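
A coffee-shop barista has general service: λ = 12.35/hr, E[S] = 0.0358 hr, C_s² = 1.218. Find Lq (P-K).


ρ = λ·E[S] = 12.35·0.0358 = 0.4421
Lq = ρ²(1+C_s²)/(2(1−ρ)) = 0.1955·(1+1.218)/(2·0.5579)
= 0.1955·2.2180/1.1157 = 0.38860

Final: 0.38860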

● ● ● ● ● ● ●

Brief:
All of the material must be given again, exactly as it appears above.

Output for this exercise:
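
A coffee-shop barista has general service: λ = 12.35/hr, E[S] = 0.0358 hr, C_s² = 1.218. Find Lq (P-K).


ρ = λ·E[S] = 12.35·0.0358 = 0.4421
Lq = ρ²(1+C_s²)/(2(1−ρ)) = 0.1955·(1+1.218)/(2·0.5579)
= 0.1955·2.2180/1.1157 = 0.38860

Final: 0.38860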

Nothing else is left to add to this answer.